*** Opening Study material ***

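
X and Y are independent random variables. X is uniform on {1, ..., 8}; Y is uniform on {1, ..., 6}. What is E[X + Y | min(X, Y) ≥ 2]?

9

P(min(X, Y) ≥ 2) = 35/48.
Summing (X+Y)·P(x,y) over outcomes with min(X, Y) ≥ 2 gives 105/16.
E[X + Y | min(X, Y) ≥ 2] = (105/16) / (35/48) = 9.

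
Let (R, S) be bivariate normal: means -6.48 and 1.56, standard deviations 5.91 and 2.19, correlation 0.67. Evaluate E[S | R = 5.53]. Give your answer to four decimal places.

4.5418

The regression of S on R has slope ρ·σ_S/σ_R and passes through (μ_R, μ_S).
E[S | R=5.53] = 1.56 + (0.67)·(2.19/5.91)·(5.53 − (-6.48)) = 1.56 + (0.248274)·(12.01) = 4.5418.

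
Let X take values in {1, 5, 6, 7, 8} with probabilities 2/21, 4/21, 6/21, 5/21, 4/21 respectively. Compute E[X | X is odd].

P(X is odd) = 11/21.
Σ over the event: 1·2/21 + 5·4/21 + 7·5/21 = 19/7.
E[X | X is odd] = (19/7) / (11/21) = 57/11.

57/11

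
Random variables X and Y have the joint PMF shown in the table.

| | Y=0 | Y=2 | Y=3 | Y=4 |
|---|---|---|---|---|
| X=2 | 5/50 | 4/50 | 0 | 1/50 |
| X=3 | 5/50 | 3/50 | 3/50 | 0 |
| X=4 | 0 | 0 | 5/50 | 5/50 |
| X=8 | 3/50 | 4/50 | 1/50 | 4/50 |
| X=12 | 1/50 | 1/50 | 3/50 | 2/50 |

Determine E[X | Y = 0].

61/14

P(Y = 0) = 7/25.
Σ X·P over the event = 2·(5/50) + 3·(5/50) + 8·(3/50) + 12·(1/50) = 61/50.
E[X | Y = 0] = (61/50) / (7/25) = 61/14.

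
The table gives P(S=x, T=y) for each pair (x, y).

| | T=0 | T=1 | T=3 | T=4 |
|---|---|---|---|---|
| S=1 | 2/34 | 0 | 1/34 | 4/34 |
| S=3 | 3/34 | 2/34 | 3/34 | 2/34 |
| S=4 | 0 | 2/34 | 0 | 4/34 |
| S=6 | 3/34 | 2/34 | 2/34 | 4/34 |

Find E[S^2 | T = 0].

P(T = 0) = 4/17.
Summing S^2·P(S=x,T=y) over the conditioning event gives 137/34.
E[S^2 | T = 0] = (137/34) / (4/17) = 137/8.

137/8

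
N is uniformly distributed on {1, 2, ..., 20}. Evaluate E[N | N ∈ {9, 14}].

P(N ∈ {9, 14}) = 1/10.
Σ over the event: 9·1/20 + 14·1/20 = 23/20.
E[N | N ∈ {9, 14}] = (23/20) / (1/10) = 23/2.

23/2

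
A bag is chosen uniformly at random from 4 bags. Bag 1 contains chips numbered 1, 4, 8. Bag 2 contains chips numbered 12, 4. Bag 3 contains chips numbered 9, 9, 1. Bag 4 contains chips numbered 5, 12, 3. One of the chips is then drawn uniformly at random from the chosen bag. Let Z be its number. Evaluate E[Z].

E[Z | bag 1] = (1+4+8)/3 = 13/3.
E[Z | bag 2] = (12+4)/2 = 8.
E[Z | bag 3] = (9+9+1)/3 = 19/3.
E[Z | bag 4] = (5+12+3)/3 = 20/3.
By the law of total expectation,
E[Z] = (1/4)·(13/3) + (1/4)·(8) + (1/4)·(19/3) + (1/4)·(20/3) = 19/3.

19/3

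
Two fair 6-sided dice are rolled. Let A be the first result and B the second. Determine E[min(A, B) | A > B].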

*** Closing Study material ***

### Exercise instructions
Only lines that include "table" belong in the answer; copy all of them from the listing.

### Result for this exercise
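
Random variables X and Y have the joint PMF shown in the table.
The table gives P(S=x, T=y) for each pair (x, y).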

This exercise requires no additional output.